_WHAT THIS TASK INVOLVES_
Print the entries below in their entirety, exactly as they are written.

_RECORDS SHOWN_
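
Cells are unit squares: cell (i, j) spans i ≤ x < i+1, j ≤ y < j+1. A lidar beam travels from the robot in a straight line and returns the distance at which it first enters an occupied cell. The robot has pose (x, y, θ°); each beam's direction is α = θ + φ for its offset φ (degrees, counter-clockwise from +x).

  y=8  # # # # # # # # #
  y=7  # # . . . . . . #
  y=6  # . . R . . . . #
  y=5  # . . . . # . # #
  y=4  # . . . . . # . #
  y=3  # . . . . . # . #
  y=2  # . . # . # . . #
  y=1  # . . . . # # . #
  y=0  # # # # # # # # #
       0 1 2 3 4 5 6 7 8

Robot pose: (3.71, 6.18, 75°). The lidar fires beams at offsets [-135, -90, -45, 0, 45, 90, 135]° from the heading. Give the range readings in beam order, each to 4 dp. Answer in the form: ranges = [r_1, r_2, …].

ranges = [3.6719, 1.3355, 3.6400, 1.8842, 2.1016, 2.8056, 3.1292]

beam 1: φ=-135°, α=300°
  dir = (cos 300°, sin 300°) = (0.5000, -0.8660); from cell (3,6)
  next x-line at t=0.5800, next y-line at t=0.2078; Δt_x=2.0000, Δt_y=1.1547
    y: enter (3,5) at t=0.2078
    x: enter (4,5) at t=0.5800
    y: enter (4,4) at t=1.3625
    y: enter (4,3) at t=2.5172
    x: enter (5,3) at t=2.5800
    y: enter (5,2) at t=3.6719 ← occupied
  → r_1 = 3.6719
beam 2: φ=-90°, α=345°
  dir = (cos 345°, sin 345°) = (0.9659, -0.2588); from cell (3,6)
  next x-line at t=0.3002, next y-line at t=0.6955; Δt_x=1.0353, Δt_y=3.8637
    x: enter (4,6) at t=0.3002
    y: enter (4,5) at t=0.6955
    x: enter (5,5) at t=1.3355 ← occupied
  → r_2 = 1.3355
beam 3: φ=-45°, α=30°
  dir = (cos 30°, sin 30°) = (0.8660, 0.5000); from cell (3,6)
  next x-line at t=0.3349, next y-line at t=1.6400; Δt_x=1.1547, Δt_y=2.0000
    x: enter (4,6) at t=0.3349
    x: enter (5,6) at t=1.4896
    y: enter (5,7) at t=1.6400
    x: enter (6,7) at t=2.6443
    y: enter (6,8) at t=3.6400 ← occupied
  → r_3 = 3.6400
beam 4: φ=0°, α=75°
  dir = (cos 75°, sin 75°) = (0.2588, 0.9659); from cell (3,6)
  next x-line at t=1.1205, next y-line at t=0.8489; Δt_x=3.8637, Δt_y=1.0353
    y: enter (3,7) at t=0.8489
    x: enter (4,7) at t=1.1205
    y: enter (4,8) at t=1.8842 ← occupied
  → r_4 = 1.8842
beam 5: φ=45°, α=120°
  dir = (cos 120°, sin 120°) = (-0.5000, 0.8660); from cell (3,6)
  next x-line at t=1.4200, next y-line at t=0.9469; Δt_x=2.0000, Δt_y=1.1547
    y: enter (3,7) at t=0.9469
    x: enter (2,7) at t=1.4200
    y: enter (2,8) at t=2.1016 ← occupied
  → r_5 = 2.1016
beam 6: φ=90°, α=165°
  dir = (cos 165°, sin 165°) = (-0.9659, 0.2588); from cell (3,6)
  next x-line at t=0.7350, next y-line at t=3.1682; Δt_x=1.0353, Δt_y=3.8637
    x: enter (2,6) at t=0.7350
    x: enter (1,6) at t=1.7703
    x: enter (0,6) at t=2.8056 ← occupied
  → r_6 = 2.8056
beam 7: φ=135°, α=210°
  dir = (cos 210°, sin 210°) = (-0.8660, -0.5000); from cell (3,6)
  next x-line at t=0.8198, next y-line at t=0.3600; Δt_x=1.1547, Δt_y=2.0000
    y: enter (3,5) at t=0.3600
    x: enter (2,5) at t=0.8198
    x: enter (1,5) at t=1.9745
    y: enter (1,4) at t=2.3600
    x: enter (0,4) at t=3.1292 ← occupied
  → r_7 = 3.1292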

_THE COMPLETED TASK_
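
Cells are unit squares: cell (i, j) spans i ≤ x < i+1, j ≤ y < j+1. A lidar beam travels from the robot in a straight line and returns the distance at which it first enters an occupied cell. The robot has pose (x, y, θ°); each beam's direction is α = θ + φ for its offset φ (degrees, counter-clockwise from +x).

  y=8  # # # # # # # # #
  y=7  # # . . . . . . #
  y=6  # . . R . . . . #
  y=5  # . . . . # . # #
  y=4  # . . . . . # . #
  y=3  # . . . . . # . #
  y=2  # . . # . # . . #
  y=1  # . . . . # # . #
  y=0  # # # # # # # # #
       0 1 2 3 4 5 6 7 8

Robot pose: (3.71, 6.18, 75°). The lidar fires beams at offsets [-135, -90, -45, 0, 45, 90, 135]° from the heading. Give the range readings in beam order, each to 4 dp. Answer in the form: ranges = [r_1, r_2, …].

ranges = [3.6719, 1.3355, 3.6400, 1.8842, 2.1016, 2.8056, 3.1292]

beam 1: φ=-135°, α=300°
  dir = (cos 300°, sin 300°) = (0.5000, -0.8660); from cell (3,6)
  next x-line at t=0.5800, next y-line at t=0.2078; Δt_x=2.0000, Δt_y=1.1547
    y: enter (3,5) at t=0.2078
    x: enter (4,5) at t=0.5800
    y: enter (4,4) at t=1.3625
    y: enter (4,3) at t=2.5172
    x: enter (5,3) at t=2.5800
    y: enter (5,2) at t=3.6719 ← occupied
  → r_1 = 3.6719
beam 2: φ=-90°, α=345°
  dir = (cos 345°, sin 345°) = (0.9659, -0.2588); from cell (3,6)
  next x-line at t=0.3002, next y-line at t=0.6955; Δt_x=1.0353, Δt_y=3.8637
    x: enter (4,6) at t=0.3002
    y: enter (4,5) at t=0.6955
    x: enter (5,5) at t=1.3355 ← occupied
  → r_2 = 1.3355
beam 3: φ=-45°, α=30°
  dir = (cos 30°, sin 30°) = (0.8660, 0.5000); from cell (3,6)
  next x-line at t=0.3349, next y-line at t=1.6400; Δt_x=1.1547, Δt_y=2.0000
    x: enter (4,6) at t=0.3349
    x: enter (5,6) at t=1.4896
    y: enter (5,7) at t=1.6400
    x: enter (6,7) at t=2.6443
    y: enter (6,8) at t=3.6400 ← occupied
  → r_3 = 3.6400
beam 4: φ=0°, α=75°
  dir = (cos 75°, sin 75°) = (0.2588, 0.9659); from cell (3,6)
  next x-line at t=1.1205, next y-line at t=0.8489; Δt_x=3.8637, Δt_y=1.0353
    y: enter (3,7) at t=0.8489
    x: enter (4,7) at t=1.1205
    y: enter (4,8) at t=1.8842 ← occupied
  → r_4 = 1.8842
beam 5: φ=45°, α=120°
  dir = (cos 120°, sin 120°) = (-0.5000, 0.8660); from cell (3,6)
  next x-line at t=1.4200, next y-line at t=0.9469; Δt_x=2.0000, Δt_y=1.1547
    y: enter (3,7) at t=0.9469
    x: enter (2,7) at t=1.4200
    y: enter (2,8) at t=2.1016 ← occupied
  → r_5 = 2.1016
beam 6: φ=90°, α=165°
  dir = (cos 165°, sin 165°) = (-0.9659, 0.2588); from cell (3,6)
  next x-line at t=0.7350, next y-line at t=3.1682; Δt_x=1.0353, Δt_y=3.8637
    x: enter (2,6) at t=0.7350
    x: enter (1,6) at t=1.7703
    x: enter (0,6) at t=2.8056 ← occupied
  → r_6 = 2.8056
beam 7: φ=135°, α=210°
  dir = (cos 210°, sin 210°) = (-0.8660, -0.5000); from cell (3,6)
  next x-line at t=0.8198, next y-line at t=0.3600; Δt_x=1.1547, Δt_y=2.0000
    y: enter (3,5) at t=0.3600
    x: enter (2,5) at t=0.8198
    x: enter (1,5) at t=1.9745
    y: enter (1,4) at t=2.3600
    x: enter (0,4) at t=3.1292 ← occupied
  → r_7 = 3.1292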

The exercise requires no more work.